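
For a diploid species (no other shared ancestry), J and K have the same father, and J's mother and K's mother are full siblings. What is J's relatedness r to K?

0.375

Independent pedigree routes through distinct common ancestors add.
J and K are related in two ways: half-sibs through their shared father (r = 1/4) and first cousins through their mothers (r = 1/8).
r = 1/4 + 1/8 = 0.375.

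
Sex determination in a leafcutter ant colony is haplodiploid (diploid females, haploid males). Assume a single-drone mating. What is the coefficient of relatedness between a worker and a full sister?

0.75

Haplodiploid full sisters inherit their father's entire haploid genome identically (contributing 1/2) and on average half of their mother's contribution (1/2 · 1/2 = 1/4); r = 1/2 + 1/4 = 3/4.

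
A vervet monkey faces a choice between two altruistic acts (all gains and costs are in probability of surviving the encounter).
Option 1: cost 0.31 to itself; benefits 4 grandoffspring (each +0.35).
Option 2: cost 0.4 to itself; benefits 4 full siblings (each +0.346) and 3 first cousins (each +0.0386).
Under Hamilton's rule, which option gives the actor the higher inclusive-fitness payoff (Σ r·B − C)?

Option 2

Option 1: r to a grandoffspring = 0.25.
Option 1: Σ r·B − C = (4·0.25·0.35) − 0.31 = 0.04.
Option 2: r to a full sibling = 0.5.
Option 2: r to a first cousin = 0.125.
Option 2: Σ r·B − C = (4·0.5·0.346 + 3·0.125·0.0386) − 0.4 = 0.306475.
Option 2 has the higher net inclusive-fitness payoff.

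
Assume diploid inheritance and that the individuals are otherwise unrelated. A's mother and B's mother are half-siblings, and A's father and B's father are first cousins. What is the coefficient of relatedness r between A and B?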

==========

- _THE TASK_: Find the lines above with the word "each". Copy them out.

- _RESPONSE BELOW_:
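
Option 1: cost 0.31 to itself; benefits 4 grandoffspring (each +0.35).
Option 2: cost 0.4 to itself; benefits 4 full siblings (each +0.346) and 3 first cousins (each +0.0386).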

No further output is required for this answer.